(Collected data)
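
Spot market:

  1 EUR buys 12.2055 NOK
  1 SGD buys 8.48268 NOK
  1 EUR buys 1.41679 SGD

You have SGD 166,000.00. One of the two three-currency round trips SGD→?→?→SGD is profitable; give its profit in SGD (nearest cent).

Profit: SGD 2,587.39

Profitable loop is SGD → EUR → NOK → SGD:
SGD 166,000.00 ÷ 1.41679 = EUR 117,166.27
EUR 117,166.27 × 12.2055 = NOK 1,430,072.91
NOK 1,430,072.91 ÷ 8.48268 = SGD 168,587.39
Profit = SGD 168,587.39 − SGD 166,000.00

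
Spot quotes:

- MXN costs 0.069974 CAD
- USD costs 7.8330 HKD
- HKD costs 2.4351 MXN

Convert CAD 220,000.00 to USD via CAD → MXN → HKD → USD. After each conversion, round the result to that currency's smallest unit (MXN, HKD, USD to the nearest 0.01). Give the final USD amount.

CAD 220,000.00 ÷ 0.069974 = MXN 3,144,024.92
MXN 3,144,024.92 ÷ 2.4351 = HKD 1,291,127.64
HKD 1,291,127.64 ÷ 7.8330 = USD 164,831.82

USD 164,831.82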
==
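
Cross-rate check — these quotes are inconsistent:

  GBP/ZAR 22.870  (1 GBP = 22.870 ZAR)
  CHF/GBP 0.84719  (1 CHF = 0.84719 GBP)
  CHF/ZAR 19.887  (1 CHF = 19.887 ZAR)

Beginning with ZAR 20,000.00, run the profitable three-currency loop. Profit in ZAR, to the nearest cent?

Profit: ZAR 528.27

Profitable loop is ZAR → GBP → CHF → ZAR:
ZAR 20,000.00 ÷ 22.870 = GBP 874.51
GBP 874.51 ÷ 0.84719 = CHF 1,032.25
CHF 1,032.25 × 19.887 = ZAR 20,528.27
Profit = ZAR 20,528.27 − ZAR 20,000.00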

* WHAT THE TASK REQUIRES
Whenever the word "quotes" shows up in a line of the entries above, copy that line.

* SOLUTION FOR THIS EXERCISE
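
Spot quotes:
Cross-rate check — these quotes are inconsistent: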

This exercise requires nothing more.